• **Task brief**: The lines to repeat are those below from the one containing "lowercase hex digits." down to the one containing "Give the number (1–4).", both included; reproduce them exactly and nothing else.

• **Input for this task**:
● ● ● ● ● ● ●
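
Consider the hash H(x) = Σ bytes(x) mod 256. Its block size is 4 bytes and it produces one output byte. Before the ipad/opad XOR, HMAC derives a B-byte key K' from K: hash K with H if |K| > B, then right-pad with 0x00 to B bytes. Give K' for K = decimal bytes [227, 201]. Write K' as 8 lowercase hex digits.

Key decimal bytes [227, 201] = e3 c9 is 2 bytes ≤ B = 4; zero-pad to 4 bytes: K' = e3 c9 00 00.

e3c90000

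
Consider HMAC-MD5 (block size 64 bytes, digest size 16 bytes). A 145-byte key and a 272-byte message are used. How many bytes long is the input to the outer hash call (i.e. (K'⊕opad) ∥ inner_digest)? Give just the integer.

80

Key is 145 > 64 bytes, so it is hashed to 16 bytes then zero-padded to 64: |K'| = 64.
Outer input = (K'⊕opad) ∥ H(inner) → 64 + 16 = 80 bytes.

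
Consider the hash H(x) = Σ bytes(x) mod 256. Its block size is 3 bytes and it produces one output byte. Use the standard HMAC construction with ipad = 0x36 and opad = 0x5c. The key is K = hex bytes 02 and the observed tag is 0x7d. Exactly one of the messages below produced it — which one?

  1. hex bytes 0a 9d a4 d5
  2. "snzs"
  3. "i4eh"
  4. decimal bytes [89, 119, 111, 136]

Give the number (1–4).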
● ● ● ● ● ● ●
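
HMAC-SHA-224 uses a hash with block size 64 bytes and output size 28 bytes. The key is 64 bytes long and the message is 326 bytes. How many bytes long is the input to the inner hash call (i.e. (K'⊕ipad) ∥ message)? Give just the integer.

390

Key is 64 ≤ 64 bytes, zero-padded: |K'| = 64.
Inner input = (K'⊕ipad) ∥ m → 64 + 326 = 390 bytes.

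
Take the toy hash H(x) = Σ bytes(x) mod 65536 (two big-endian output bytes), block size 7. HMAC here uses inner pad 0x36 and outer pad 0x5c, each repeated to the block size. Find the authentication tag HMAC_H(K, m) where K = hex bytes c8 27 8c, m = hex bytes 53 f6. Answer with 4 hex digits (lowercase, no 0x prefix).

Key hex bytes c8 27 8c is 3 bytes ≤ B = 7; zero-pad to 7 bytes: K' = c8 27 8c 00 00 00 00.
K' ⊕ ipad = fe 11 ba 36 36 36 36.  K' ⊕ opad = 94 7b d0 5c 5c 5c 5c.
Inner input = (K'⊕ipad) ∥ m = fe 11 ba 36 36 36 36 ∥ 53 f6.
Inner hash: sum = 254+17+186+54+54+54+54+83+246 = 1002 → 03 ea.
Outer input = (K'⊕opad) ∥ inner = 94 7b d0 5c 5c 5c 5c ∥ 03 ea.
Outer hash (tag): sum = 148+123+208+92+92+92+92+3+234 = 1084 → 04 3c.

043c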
● ● ● ● ● ● ●
• **Solution**:
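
Consider the hash H(x) = Σ bytes(x) mod 256. Its block size is 4 bytes and it produces one output byte. Before the ipad/opad XOR, HMAC derives a B-byte key K' from K: hash K with H if |K| > B, then right-pad with 0x00 to B bytes. Give K' for K = decimal bytes [227, 201]. Write K' as 8 lowercase hex digits.

Key decimal bytes [227, 201] = e3 c9 is 2 bytes ≤ B = 4; zero-pad to 4 bytes: K' = e3 c9 00 00.

e3c90000

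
Consider HMAC-MD5 (block size 64 bytes, digest size 16 bytes). A 145-byte key and a 272-byte message are used. How many bytes long is the input to the outer hash call (i.e. (K'⊕opad) ∥ inner_digest)? Give just the integer.

80

Key is 145 > 64 bytes, so it is hashed to 16 bytes then zero-padded to 64: |K'| = 64.
Outer input = (K'⊕opad) ∥ H(inner) → 64 + 16 = 80 bytes.

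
Consider the hash H(x) = Σ bytes(x) mod 256. Its block size is 3 bytes and it produces one output byte. Use the standard HMAC construction with ipad = 0x36 and opad = 0x5c. The key is K = hex bytes 02 and the observed tag is 0x7d. Exactly one of the messages below produced it — which one?

  1. hex bytes 0a 9d a4 d5
  2. "snzs"
  3. "i4eh"
  4. decimal bytes [89, 119, 111, 136]

Give the number (1–4).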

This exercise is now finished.